◆ EXTRACTED RECORDS
★ ★ ★

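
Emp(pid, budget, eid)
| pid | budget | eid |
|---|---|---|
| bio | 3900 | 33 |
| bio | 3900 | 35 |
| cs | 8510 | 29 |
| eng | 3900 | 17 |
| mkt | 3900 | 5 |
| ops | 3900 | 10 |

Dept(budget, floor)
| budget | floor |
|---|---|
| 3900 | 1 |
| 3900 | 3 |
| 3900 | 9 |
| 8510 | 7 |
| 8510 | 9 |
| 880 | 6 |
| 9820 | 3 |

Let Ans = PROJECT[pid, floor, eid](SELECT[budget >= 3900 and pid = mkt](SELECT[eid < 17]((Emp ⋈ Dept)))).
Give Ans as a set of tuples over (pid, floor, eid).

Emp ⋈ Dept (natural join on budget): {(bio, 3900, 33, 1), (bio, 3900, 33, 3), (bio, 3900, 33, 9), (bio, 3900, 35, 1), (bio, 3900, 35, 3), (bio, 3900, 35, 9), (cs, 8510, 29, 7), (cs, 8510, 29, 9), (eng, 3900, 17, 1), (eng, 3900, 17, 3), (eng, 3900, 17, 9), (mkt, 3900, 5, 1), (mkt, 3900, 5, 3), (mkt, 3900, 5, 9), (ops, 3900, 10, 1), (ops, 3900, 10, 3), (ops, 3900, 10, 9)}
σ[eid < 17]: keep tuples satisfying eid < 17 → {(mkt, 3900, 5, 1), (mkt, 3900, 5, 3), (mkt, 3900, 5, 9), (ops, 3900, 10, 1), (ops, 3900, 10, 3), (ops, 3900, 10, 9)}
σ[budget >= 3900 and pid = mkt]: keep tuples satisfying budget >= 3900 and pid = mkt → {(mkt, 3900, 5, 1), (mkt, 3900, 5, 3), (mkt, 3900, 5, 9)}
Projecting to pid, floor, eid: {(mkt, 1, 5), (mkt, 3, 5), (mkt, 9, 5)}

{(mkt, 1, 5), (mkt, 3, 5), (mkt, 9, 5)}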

★ ★ ★

◆ ACTIVITY
The lines above need to be restated word for word, all of them.

◆ SOLUTION
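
Emp(pid, budget, eid)
| pid | budget | eid |
|---|---|---|
| bio | 3900 | 33 |
| bio | 3900 | 35 |
| cs | 8510 | 29 |
| eng | 3900 | 17 |
| mkt | 3900 | 5 |
| ops | 3900 | 10 |

Dept(budget, floor)
| budget | floor |
|---|---|
| 3900 | 1 |
| 3900 | 3 |
| 3900 | 9 |
| 8510 | 7 |
| 8510 | 9 |
| 880 | 6 |
| 9820 | 3 |

Let Ans = PROJECT[pid, floor, eid](SELECT[budget >= 3900 and pid = mkt](SELECT[eid < 17]((Emp ⋈ Dept)))).
Give Ans as a set of tuples over (pid, floor, eid).

Emp ⋈ Dept (natural join on budget): {(bio, 3900, 33, 1), (bio, 3900, 33, 3), (bio, 3900, 33, 9), (bio, 3900, 35, 1), (bio, 3900, 35, 3), (bio, 3900, 35, 9), (cs, 8510, 29, 7), (cs, 8510, 29, 9), (eng, 3900, 17, 1), (eng, 3900, 17, 3), (eng, 3900, 17, 9), (mkt, 3900, 5, 1), (mkt, 3900, 5, 3), (mkt, 3900, 5, 9), (ops, 3900, 10, 1), (ops, 3900, 10, 3), (ops, 3900, 10, 9)}
σ[eid < 17]: keep tuples satisfying eid < 17 → {(mkt, 3900, 5, 1), (mkt, 3900, 5, 3), (mkt, 3900, 5, 9), (ops, 3900, 10, 1), (ops, 3900, 10, 3), (ops, 3900, 10, 9)}
σ[budget >= 3900 and pid = mkt]: keep tuples satisfying budget >= 3900 and pid = mkt → {(mkt, 3900, 5, 1), (mkt, 3900, 5, 3), (mkt, 3900, 5, 9)}
Projecting to pid, floor, eid: {(mkt, 1, 5), (mkt, 3, 5), (mkt, 9, 5)}

{(mkt, 1, 5), (mkt, 3, 5), (mkt, 9, 5)}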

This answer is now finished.